[Work to be completed]
I'd like every record given again exactly, please.

[Recorded information]

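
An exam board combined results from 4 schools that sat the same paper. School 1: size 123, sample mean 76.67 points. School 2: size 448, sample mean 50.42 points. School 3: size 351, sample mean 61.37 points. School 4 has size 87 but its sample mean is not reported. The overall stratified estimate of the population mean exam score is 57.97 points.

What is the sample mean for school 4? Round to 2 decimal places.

N = 123 + 448 + 351 + 87 = 1009.
Overall total = μ·N = 57.97·1009 = 58491.73.
Subtract the known strata: 123·76.67 + 448·50.42 + 351·61.37 = 53559.44.
Remaining total for school 4: 58491.73 − 53559.44 = 4932.29.
Divide by its size: 4932.29 / 87 = 56.6930... → 56.69.

56.69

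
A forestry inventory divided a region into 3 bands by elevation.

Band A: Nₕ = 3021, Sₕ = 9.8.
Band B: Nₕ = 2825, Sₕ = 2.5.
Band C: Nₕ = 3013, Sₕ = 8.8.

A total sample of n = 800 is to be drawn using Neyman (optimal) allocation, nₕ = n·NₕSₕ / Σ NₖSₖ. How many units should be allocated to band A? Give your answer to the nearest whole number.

A: NₕSₕ = 3021·9.8 = 29605.8
B: NₕSₕ = 2825·2.5 = 7062.5
C: NₕSₕ = 3013·8.8 = 26514.4
Σ NₕSₕ = 63182.7.
n_A = 800·29605.8/63182.7 = 374.860... → 375.

375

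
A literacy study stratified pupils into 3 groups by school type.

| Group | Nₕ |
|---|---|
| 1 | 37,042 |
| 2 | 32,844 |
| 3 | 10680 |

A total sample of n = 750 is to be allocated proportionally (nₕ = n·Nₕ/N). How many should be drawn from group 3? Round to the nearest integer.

99

Share of group 3 = 10680/80566 = 0.13256.
Allocate 750 × 0.13256 = 99.422... → 99.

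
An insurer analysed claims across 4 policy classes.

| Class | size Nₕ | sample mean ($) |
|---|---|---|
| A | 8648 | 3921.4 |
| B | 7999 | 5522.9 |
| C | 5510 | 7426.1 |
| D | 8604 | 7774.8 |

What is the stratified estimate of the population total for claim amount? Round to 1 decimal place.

185902134.5

Estimate total by summing Nₕ·x̄ₕ over strata.
8648·3921.4 + 7999·5522.9 + 5510·7426.1 + 8604·7774.8 = 33912267.2 + 44177677.1 + 40917811 + 66894379.2 = 185902134.5.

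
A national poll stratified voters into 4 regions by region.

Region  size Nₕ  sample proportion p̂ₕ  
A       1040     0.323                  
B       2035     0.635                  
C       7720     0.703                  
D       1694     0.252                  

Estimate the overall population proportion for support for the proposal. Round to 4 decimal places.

N = 1040 + 2035 + 7720 + 1694 = 12489.
Overall proportion = Σ (Nₕ/N)·p̂ₕ.
Σ Nₕp̂ₕ = 335.92 + 1292.225 + 5427.16 + 426.888 = 7482.193.
7482.193 / 12489 = 0.599103... → 0.5991.

0.5991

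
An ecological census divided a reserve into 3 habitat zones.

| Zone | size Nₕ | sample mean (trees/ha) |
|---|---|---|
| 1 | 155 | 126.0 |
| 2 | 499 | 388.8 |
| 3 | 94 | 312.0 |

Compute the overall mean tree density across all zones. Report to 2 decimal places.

x̄_st = (Σ Nₕx̄ₕ) / (Σ Nₕ) = (155·126.0 + 499·388.8 + 94·312.0) / 748
= 242869.2 / 748 = 324.6914... → 324.69.

324.69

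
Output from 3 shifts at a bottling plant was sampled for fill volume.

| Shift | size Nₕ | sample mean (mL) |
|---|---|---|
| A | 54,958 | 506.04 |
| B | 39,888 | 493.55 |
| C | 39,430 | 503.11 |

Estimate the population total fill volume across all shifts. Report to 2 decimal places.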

[Output of the exercise]
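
An exam board combined results from 4 schools that sat the same paper. School 1: size 123, sample mean 76.67 points. School 2: size 448, sample mean 50.42 points. School 3: size 351, sample mean 61.37 points. School 4 has size 87 but its sample mean is not reported. The overall stratified estimate of the population mean exam score is 57.97 points.

What is the sample mean for school 4? Round to 2 decimal places.

N = 123 + 448 + 351 + 87 = 1009.
Overall total = μ·N = 57.97·1009 = 58491.73.
Subtract the known strata: 123·76.67 + 448·50.42 + 351·61.37 = 53559.44.
Remaining total for school 4: 58491.73 − 53559.44 = 4932.29.
Divide by its size: 4932.29 / 87 = 56.6930... → 56.69.

56.69

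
A forestry inventory divided a region into 3 bands by elevation.

Band A: Nₕ = 3021, Sₕ = 9.8.
Band B: Nₕ = 2825, Sₕ = 2.5.
Band C: Nₕ = 3013, Sₕ = 8.8.

A total sample of n = 800 is to be drawn using Neyman (optimal) allocation, nₕ = n·NₕSₕ / Σ NₖSₖ. How many units should be allocated to band A? Give your answer to the nearest whole number.

A: NₕSₕ = 3021·9.8 = 29605.8
B: NₕSₕ = 2825·2.5 = 7062.5
C: NₕSₕ = 3013·8.8 = 26514.4
Σ NₕSₕ = 63182.7.
n_A = 800·29605.8/63182.7 = 374.860... → 375.

375

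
A literacy study stratified pupils into 3 groups by school type.

| Group | Nₕ |
|---|---|
| 1 | 37,042 |
| 2 | 32,844 |
| 3 | 10680 |

A total sample of n = 750 is to be allocated proportionally (nₕ = n·Nₕ/N). How many should be drawn from group 3? Round to the nearest integer.

99

Share of group 3 = 10680/80566 = 0.13256.
Allocate 750 × 0.13256 = 99.422... → 99.

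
An insurer analysed claims across 4 policy classes.

| Class | size Nₕ | sample mean ($) |
|---|---|---|
| A | 8648 | 3921.4 |
| B | 7999 | 5522.9 |
| C | 5510 | 7426.1 |
| D | 8604 | 7774.8 |

What is the stratified estimate of the population total for claim amount? Round to 1 decimal place.

185902134.5

Estimate total by summing Nₕ·x̄ₕ over strata.
8648·3921.4 + 7999·5522.9 + 5510·7426.1 + 8604·7774.8 = 33912267.2 + 44177677.1 + 40917811 + 66894379.2 = 185902134.5.

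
A national poll stratified voters into 4 regions by region.

Region  size Nₕ  sample proportion p̂ₕ  
A       1040     0.323                  
B       2035     0.635                  
C       7720     0.703                  
D       1694     0.252                  

Estimate the overall population proportion for support for the proposal. Round to 4 decimal places.

N = 1040 + 2035 + 7720 + 1694 = 12489.
Overall proportion = Σ (Nₕ/N)·p̂ₕ.
Σ Nₕp̂ₕ = 335.92 + 1292.225 + 5427.16 + 426.888 = 7482.193.
7482.193 / 12489 = 0.599103... → 0.5991.

0.5991

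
An ecological census divided a reserve into 3 habitat zones.

| Zone | size Nₕ | sample mean (trees/ha) |
|---|---|---|
| 1 | 155 | 126.0 |
| 2 | 499 | 388.8 |
| 3 | 94 | 312.0 |

Compute the overall mean tree density across all zones. Report to 2 decimal places.

x̄_st = (Σ Nₕx̄ₕ) / (Σ Nₕ) = (155·126.0 + 499·388.8 + 94·312.0) / 748
= 242869.2 / 748 = 324.6914... → 324.69.

324.69

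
Output from 3 shifts at a bottling plant was sampled for fill volume.

| Shift | size Nₕ | sample mean (mL) |
|---|---|---|
| A | 54,958 | 506.04 |
| B | 39,888 | 493.55 |
| C | 39,430 | 503.11 |

Estimate the population total fill volume across all shifts. Report to 2 decimal places.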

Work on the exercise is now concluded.